— Prompt —
Retype the full set of data, character for character.

(Records to process begins)

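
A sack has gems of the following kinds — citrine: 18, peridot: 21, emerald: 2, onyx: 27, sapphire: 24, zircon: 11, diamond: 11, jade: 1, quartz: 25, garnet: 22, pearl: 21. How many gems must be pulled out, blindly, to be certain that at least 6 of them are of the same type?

The 11 types are the holes; the gems drawn are the pigeons.
To avoid 6 of any one type, the worst case takes at most 5 of each type, or every gem of a type that has fewer than 5.
That gives 5 + 5 + 2 + 5 + 5 + 5 + 5 + 1 + 5 + 5 + 5 = 48 gems with no type reaching 6.
The next gem forces some type to 6, so 48 + 1 = 49.

49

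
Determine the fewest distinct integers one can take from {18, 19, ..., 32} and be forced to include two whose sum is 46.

Two chosen integers sum to 46 exactly when both halves of some pair {x, 46−x} with 18 ≤ x ≤ 46−x ≤ 28 are chosen — 5 such pairs.
The remaining 5 elements (those with no distinct partner in range) can never complete a 46-sum, so the worst case takes all of them and one from each pair: 5 + 5 = 10.
The 11th integer has to be the second member of some pair, so 10 + 1 = 11.

11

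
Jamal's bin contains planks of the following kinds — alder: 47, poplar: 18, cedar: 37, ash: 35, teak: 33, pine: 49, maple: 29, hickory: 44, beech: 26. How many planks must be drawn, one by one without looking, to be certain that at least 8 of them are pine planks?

277

In the worst case for collecting pine planks, every non-pine plank comes out first.
There are 47 + 18 + 37 + 35 + 33 + 29 + 44 + 26 = 269 non-pine planks altogether.
After those, each further plank must be pine, so 269 + 8 = 277 draws guarantee 8 pine planks.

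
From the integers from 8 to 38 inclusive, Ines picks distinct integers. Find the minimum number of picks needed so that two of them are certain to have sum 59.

Two chosen integers sum to 59 exactly when both halves of some pair {x, 59−x} with 21 ≤ x ≤ 59−x ≤ 38 are chosen — 9 such pairs.
The remaining 13 elements (those with no distinct partner in range) can never complete a 59-sum, so the worst case takes all of them and one from each pair: 13 + 9 = 22.
By pigeonhole, the 23rd integer has to be the second member of some pair, so 22 + 1 = 23.

23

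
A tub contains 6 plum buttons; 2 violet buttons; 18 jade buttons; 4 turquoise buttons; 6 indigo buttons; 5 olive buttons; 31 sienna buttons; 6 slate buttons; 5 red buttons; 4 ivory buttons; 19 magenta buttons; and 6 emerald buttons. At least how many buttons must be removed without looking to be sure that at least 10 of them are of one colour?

72

An adversary could hand out at most 9 buttons per colour (9 colours run out sooner): 6 + 2 + 9 + 4 + 6 + 5 + 9 + 6 + 5 + 4 + 9 + 6 = 71 buttons and still no colour has 10.
One more button lands in a colour already at 9, so 72 draws are enough and 71 are not.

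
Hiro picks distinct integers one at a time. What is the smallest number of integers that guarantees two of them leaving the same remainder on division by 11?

12

By the pigeonhole principle, the 11 residue classes mod 11 are the pigeonholes.
With 11 integers one could put 1 in each residue class and have no class reach 2.
The 12th integer pushes some class to 2, so 11·1 + 1 = 12.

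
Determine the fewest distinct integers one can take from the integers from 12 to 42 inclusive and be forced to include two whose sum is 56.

18

Two chosen integers sum to 56 exactly when both halves of some pair {x, 56−x} with 14 ≤ x ≤ 56−x ≤ 42 are chosen — 14 such pairs.
The remaining 3 elements (those with no distinct partner in range) can never complete a 56-sum, so the worst case takes all of them and one from each pair: 3 + 14 = 17.
Pigeonhole: the 18th integer has to be the second member of some pair, so 17 + 1 = 18.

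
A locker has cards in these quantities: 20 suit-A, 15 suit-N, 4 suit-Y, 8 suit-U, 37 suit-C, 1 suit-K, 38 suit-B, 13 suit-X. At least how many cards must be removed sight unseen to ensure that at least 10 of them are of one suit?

59

The 8 suits are the holes; the cards drawn are the pigeons.
To avoid 10 of any one suit, the worst case takes at most 9 of each suit, or every card of a suit that has fewer than 9.
That gives 9 + 9 + 4 + 8 + 9 + 1 + 9 + 9 = 58 cards with no suit reaching 10.
The next card forces some suit to 10, so 58 + 1 = 59.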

(Records to process ends)

— Task response —
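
A sack has gems of the following kinds — citrine: 18, peridot: 21, emerald: 2, onyx: 27, sapphire: 24, zircon: 11, diamond: 11, jade: 1, quartz: 25, garnet: 22, pearl: 21. How many gems must be pulled out, blindly, to be certain that at least 6 of them are of the same type?

The 11 types are the holes; the gems drawn are the pigeons.
To avoid 6 of any one type, the worst case takes at most 5 of each type, or every gem of a type that has fewer than 5.
That gives 5 + 5 + 2 + 5 + 5 + 5 + 5 + 1 + 5 + 5 + 5 = 48 gems with no type reaching 6.
The next gem forces some type to 6, so 48 + 1 = 49.

49

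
Determine the fewest distinct integers one can take from {18, 19, ..., 32} and be forced to include two whose sum is 46.

Two chosen integers sum to 46 exactly when both halves of some pair {x, 46−x} with 18 ≤ x ≤ 46−x ≤ 28 are chosen — 5 such pairs.
The remaining 5 elements (those with no distinct partner in range) can never complete a 46-sum, so the worst case takes all of them and one from each pair: 5 + 5 = 10.
The 11th integer has to be the second member of some pair, so 10 + 1 = 11.

11

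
Jamal's bin contains planks of the following kinds — alder: 47, poplar: 18, cedar: 37, ash: 35, teak: 33, pine: 49, maple: 29, hickory: 44, beech: 26. How many planks must be drawn, one by one without looking, to be certain that at least 8 of them are pine planks?

277

In the worst case for collecting pine planks, every non-pine plank comes out first.
There are 47 + 18 + 37 + 35 + 33 + 29 + 44 + 26 = 269 non-pine planks altogether.
After those, each further plank must be pine, so 269 + 8 = 277 draws guarantee 8 pine planks.

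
From the integers from 8 to 38 inclusive, Ines picks distinct integers. Find the minimum number of picks needed so that two of them are certain to have sum 59.

Two chosen integers sum to 59 exactly when both halves of some pair {x, 59−x} with 21 ≤ x ≤ 59−x ≤ 38 are chosen — 9 such pairs.
The remaining 13 elements (those with no distinct partner in range) can never complete a 59-sum, so the worst case takes all of them and one from each pair: 13 + 9 = 22.
By pigeonhole, the 23rd integer has to be the second member of some pair, so 22 + 1 = 23.

23

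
A tub contains 6 plum buttons; 2 violet buttons; 18 jade buttons; 4 turquoise buttons; 6 indigo buttons; 5 olive buttons; 31 sienna buttons; 6 slate buttons; 5 red buttons; 4 ivory buttons; 19 magenta buttons; and 6 emerald buttons. At least how many buttons must be removed without looking to be sure that at least 10 of them are of one colour?

72

An adversary could hand out at most 9 buttons per colour (9 colours run out sooner): 6 + 2 + 9 + 4 + 6 + 5 + 9 + 6 + 5 + 4 + 9 + 6 = 71 buttons and still no colour has 10.
One more button lands in a colour already at 9, so 72 draws are enough and 71 are not.

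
Hiro picks distinct integers one at a time. What is the smallest number of integers that guarantees two of them leaving the same remainder on division by 11?

12

By the pigeonhole principle, the 11 residue classes mod 11 are the pigeonholes.
With 11 integers one could put 1 in each residue class and have no class reach 2.
The 12th integer pushes some class to 2, so 11·1 + 1 = 12.

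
Determine the fewest distinct integers one can take from the integers from 12 to 42 inclusive and be forced to include two whose sum is 56.

18

Two chosen integers sum to 56 exactly when both halves of some pair {x, 56−x} with 14 ≤ x ≤ 56−x ≤ 42 are chosen — 14 such pairs.
The remaining 3 elements (those with no distinct partner in range) can never complete a 56-sum, so the worst case takes all of them and one from each pair: 3 + 14 = 17.
Pigeonhole: the 18th integer has to be the second member of some pair, so 17 + 1 = 18.

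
A locker has cards in these quantities: 20 suit-A, 15 suit-N, 4 suit-Y, 8 suit-U, 37 suit-C, 1 suit-K, 38 suit-B, 13 suit-X. At least how many cards must be removed sight unseen to ensure that at least 10 of them are of one suit?

59

The 8 suits are the holes; the cards drawn are the pigeons.
To avoid 10 of any one suit, the worst case takes at most 9 of each suit, or every card of a suit that has fewer than 9.
That gives 9 + 9 + 4 + 8 + 9 + 1 + 9 + 9 = 58 cards with no suit reaching 10.
The next card forces some suit to 10, so 58 + 1 = 59.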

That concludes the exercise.